**Brief:** Return every line from the one with "The water in a pool" through the one with "(a) An operator", inclusive, exactly as it appears below.

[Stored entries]

= = = = =

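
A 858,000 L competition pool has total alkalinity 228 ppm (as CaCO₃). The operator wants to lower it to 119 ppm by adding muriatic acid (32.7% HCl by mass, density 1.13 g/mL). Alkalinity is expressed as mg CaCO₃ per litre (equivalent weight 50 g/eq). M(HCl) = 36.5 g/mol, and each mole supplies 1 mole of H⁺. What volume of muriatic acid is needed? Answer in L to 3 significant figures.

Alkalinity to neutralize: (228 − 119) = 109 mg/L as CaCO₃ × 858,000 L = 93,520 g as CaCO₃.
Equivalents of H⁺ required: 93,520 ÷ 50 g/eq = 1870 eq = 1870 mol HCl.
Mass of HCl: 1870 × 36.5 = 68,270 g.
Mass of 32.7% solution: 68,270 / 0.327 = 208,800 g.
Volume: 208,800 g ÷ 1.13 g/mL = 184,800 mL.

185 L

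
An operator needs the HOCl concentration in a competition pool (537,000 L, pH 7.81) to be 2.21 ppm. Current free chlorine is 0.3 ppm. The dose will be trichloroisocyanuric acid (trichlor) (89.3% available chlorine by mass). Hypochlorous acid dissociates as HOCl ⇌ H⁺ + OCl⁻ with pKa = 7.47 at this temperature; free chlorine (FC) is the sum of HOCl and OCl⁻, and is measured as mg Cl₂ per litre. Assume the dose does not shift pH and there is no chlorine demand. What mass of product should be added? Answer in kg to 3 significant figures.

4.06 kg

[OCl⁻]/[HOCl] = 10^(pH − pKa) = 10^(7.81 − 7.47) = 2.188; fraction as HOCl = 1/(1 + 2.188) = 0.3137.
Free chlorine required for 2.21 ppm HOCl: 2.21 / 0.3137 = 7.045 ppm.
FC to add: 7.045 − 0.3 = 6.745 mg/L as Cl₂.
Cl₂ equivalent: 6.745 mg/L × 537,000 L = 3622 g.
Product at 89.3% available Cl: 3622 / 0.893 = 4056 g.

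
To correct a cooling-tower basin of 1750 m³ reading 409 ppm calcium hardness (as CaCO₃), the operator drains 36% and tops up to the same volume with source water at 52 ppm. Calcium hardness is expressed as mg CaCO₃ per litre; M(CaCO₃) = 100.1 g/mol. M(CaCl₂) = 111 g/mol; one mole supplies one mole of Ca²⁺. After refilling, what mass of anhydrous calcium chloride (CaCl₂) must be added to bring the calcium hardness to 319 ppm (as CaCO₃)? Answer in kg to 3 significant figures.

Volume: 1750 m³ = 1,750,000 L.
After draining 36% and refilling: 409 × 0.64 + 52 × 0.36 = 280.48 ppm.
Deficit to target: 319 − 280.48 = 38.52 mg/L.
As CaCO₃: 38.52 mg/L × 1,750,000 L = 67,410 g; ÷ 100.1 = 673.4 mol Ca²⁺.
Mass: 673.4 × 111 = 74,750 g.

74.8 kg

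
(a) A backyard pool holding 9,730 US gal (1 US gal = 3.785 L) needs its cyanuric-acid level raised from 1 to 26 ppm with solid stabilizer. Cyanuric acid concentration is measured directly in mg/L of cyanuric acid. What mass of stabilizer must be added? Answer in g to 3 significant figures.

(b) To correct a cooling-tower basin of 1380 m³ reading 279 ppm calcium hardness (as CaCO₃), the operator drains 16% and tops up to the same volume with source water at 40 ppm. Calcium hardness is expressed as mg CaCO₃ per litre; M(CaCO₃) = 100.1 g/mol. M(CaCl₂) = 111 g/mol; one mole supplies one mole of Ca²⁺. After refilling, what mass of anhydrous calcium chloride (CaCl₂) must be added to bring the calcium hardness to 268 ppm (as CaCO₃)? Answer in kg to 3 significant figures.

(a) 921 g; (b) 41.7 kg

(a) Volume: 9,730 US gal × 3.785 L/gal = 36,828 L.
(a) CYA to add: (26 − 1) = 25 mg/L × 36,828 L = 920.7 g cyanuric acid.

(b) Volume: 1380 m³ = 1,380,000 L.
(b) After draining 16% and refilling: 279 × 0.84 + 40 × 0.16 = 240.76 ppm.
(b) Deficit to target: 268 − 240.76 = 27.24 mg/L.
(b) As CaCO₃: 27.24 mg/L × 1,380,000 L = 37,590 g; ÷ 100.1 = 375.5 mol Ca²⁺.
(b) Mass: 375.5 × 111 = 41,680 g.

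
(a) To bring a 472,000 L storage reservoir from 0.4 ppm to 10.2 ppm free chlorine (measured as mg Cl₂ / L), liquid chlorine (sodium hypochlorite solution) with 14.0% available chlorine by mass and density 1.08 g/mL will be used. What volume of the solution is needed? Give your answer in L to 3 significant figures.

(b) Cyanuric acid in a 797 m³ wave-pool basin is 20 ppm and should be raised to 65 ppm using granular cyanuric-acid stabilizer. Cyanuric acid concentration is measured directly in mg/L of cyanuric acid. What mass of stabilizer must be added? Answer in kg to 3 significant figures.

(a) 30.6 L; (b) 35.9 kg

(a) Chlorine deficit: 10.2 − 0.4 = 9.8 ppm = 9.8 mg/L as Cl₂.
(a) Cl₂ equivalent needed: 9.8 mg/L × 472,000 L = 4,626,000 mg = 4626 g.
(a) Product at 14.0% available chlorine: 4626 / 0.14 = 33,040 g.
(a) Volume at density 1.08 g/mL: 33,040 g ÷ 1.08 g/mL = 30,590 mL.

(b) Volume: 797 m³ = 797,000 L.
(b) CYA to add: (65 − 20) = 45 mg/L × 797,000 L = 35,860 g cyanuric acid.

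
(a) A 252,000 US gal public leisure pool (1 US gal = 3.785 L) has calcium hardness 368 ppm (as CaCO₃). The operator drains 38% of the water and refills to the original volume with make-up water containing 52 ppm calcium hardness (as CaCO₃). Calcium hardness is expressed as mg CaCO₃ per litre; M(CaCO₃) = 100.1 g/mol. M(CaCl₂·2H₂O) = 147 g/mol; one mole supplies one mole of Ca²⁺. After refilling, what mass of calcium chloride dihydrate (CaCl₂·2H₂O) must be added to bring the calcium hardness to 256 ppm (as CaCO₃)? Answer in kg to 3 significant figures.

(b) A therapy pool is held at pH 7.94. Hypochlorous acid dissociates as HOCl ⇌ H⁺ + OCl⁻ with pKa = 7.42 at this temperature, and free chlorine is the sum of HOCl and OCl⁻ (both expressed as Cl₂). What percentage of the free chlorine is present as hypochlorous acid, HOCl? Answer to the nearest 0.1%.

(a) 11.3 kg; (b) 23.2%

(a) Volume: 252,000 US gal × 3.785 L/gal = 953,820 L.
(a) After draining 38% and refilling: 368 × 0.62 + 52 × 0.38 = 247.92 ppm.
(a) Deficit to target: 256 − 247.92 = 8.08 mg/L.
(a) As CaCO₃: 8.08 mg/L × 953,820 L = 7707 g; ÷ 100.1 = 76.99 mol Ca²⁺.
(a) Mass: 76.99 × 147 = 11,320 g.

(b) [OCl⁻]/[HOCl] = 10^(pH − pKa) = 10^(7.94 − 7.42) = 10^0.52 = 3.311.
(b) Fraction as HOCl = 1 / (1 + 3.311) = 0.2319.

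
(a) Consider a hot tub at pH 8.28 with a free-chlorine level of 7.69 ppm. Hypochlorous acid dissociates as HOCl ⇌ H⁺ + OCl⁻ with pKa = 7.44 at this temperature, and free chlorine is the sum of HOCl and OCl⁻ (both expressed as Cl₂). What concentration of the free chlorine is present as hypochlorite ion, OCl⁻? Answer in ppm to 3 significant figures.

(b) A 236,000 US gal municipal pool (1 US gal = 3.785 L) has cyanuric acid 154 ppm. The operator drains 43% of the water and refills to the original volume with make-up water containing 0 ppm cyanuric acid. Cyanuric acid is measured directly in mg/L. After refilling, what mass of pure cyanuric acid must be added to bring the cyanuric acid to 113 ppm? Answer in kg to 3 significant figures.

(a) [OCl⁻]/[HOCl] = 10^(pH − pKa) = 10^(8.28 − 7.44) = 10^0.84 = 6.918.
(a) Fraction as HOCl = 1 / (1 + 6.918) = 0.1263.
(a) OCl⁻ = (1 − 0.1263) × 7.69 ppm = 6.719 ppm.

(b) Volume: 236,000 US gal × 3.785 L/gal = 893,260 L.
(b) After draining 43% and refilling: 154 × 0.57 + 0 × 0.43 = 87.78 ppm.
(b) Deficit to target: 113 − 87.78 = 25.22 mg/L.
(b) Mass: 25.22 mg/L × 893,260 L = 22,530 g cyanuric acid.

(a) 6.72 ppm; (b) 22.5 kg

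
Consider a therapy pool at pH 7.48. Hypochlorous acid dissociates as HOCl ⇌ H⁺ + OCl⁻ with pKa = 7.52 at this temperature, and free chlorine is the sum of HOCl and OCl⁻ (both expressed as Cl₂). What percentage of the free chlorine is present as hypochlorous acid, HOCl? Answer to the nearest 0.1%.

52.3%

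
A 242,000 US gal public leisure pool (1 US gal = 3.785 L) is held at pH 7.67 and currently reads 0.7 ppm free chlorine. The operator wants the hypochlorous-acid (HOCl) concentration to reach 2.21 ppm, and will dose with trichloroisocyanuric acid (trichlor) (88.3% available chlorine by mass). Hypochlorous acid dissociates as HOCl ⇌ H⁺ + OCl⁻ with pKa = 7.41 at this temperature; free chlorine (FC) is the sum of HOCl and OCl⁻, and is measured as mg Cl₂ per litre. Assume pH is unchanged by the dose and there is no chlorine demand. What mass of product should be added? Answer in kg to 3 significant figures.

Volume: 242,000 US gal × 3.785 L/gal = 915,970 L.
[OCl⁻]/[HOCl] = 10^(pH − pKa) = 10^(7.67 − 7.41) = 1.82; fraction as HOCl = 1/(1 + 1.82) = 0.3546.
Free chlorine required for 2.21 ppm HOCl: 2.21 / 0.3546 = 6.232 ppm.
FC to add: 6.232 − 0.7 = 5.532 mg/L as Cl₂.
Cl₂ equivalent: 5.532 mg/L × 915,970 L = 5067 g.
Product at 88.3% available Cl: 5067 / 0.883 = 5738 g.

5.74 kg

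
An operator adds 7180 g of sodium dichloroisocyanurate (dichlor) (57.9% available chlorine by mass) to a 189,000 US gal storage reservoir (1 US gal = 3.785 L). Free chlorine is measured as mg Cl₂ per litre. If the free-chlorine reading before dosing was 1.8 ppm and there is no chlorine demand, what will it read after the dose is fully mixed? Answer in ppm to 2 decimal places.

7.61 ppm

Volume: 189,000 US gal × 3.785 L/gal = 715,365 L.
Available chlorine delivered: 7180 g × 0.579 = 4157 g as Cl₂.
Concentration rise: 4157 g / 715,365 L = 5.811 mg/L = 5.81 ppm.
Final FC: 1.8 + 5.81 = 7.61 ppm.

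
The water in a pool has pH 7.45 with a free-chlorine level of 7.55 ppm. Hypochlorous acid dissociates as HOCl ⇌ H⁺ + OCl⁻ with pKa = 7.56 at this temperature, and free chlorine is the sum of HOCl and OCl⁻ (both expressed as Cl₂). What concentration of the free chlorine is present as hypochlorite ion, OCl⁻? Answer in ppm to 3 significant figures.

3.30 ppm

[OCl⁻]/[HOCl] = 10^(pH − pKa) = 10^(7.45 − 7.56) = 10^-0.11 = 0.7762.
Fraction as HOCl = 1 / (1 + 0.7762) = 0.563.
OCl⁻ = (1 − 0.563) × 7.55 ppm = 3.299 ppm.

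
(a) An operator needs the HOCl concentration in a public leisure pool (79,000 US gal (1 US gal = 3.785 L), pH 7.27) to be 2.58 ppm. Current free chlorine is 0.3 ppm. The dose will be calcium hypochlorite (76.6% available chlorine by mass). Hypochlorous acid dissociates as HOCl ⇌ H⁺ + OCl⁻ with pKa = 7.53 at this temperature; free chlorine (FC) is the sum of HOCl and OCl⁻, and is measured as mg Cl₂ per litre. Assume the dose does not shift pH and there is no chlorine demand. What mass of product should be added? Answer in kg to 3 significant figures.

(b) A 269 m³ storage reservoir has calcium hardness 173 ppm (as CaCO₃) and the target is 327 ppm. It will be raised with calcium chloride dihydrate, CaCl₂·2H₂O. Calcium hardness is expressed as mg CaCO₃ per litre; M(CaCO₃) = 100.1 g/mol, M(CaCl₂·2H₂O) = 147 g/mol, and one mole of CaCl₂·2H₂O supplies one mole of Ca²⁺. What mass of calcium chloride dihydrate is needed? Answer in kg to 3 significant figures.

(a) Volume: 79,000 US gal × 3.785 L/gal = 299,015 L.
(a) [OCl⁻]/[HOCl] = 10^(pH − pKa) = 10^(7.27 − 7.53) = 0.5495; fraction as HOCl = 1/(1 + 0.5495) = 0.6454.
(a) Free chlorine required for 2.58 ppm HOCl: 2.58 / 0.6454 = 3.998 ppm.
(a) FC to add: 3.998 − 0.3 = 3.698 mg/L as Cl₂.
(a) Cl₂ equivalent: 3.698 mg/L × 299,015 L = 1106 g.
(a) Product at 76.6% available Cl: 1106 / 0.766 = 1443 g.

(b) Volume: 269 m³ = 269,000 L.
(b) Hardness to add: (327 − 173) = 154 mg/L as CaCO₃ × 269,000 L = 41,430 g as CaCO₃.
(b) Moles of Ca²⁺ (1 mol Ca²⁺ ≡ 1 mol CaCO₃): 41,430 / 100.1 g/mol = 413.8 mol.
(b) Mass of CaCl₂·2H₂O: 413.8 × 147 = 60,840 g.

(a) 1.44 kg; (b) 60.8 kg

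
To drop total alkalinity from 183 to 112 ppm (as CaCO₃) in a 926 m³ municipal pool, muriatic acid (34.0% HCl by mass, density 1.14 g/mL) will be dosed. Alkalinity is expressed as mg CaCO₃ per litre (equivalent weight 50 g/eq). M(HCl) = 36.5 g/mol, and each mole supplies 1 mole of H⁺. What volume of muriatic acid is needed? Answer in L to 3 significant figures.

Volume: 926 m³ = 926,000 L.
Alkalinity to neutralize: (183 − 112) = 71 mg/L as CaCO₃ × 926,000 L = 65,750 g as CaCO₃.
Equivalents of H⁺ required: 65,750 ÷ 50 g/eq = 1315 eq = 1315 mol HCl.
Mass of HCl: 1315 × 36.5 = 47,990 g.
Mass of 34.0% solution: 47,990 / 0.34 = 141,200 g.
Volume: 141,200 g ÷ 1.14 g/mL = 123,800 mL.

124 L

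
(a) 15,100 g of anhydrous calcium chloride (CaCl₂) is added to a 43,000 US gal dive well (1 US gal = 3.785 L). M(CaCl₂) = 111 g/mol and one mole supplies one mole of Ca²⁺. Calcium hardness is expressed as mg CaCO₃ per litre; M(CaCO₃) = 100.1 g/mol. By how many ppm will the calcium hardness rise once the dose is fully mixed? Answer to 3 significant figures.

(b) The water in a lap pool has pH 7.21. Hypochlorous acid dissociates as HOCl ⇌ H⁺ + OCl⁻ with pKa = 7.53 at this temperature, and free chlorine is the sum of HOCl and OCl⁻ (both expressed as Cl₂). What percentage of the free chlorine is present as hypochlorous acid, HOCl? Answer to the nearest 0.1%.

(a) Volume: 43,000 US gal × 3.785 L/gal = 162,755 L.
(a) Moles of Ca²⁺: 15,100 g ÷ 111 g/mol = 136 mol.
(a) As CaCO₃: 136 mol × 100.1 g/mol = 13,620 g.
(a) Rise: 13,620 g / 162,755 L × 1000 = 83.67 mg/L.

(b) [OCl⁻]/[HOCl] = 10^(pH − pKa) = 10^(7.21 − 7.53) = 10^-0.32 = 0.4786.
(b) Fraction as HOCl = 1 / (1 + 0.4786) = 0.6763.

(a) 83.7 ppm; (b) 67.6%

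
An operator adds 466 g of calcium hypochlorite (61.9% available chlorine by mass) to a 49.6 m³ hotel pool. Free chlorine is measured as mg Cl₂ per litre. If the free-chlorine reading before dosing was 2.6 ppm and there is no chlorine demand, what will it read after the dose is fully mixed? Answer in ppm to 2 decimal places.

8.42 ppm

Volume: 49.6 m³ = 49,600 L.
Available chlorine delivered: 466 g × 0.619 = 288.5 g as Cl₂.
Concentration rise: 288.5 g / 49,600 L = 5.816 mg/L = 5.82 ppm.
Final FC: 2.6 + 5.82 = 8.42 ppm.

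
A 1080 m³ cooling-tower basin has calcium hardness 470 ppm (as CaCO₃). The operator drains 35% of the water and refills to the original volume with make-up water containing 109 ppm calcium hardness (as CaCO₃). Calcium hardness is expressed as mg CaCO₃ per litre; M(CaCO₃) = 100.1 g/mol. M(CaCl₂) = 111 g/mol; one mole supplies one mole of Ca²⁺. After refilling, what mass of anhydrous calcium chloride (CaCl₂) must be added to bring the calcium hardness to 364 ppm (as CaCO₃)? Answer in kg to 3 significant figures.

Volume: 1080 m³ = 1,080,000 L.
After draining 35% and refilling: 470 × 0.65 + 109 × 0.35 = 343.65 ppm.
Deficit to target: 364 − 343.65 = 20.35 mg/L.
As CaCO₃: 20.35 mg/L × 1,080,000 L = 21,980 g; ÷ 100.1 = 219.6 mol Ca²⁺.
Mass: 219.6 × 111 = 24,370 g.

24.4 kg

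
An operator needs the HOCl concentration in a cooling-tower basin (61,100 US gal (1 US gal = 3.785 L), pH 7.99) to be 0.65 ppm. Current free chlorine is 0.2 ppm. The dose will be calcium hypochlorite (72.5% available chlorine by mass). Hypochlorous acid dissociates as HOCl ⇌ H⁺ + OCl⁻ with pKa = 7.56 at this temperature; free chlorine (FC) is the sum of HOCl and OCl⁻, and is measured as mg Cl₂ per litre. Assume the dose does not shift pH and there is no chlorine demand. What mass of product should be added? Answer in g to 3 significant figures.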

= = = = =

**Task answer:**
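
The water in a pool has pH 7.45 with a free-chlorine level of 7.55 ppm. Hypochlorous acid dissociates as HOCl ⇌ H⁺ + OCl⁻ with pKa = 7.56 at this temperature, and free chlorine is the sum of HOCl and OCl⁻ (both expressed as Cl₂). What concentration of the free chlorine is present as hypochlorite ion, OCl⁻? Answer in ppm to 3 significant figures.

3.30 ppm

[OCl⁻]/[HOCl] = 10^(pH − pKa) = 10^(7.45 − 7.56) = 10^-0.11 = 0.7762.
Fraction as HOCl = 1 / (1 + 0.7762) = 0.563.
OCl⁻ = (1 − 0.563) × 7.55 ppm = 3.299 ppm.

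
(a) An operator needs the HOCl concentration in a public leisure pool (79,000 US gal (1 US gal = 3.785 L), pH 7.27) to be 2.58 ppm. Current free chlorine is 0.3 ppm. The dose will be calcium hypochlorite (76.6% available chlorine by mass). Hypochlorous acid dissociates as HOCl ⇌ H⁺ + OCl⁻ with pKa = 7.53 at this temperature; free chlorine (FC) is the sum of HOCl and OCl⁻, and is measured as mg Cl₂ per litre. Assume the dose does not shift pH and there is no chlorine demand. What mass of product should be added? Answer in kg to 3 significant figures.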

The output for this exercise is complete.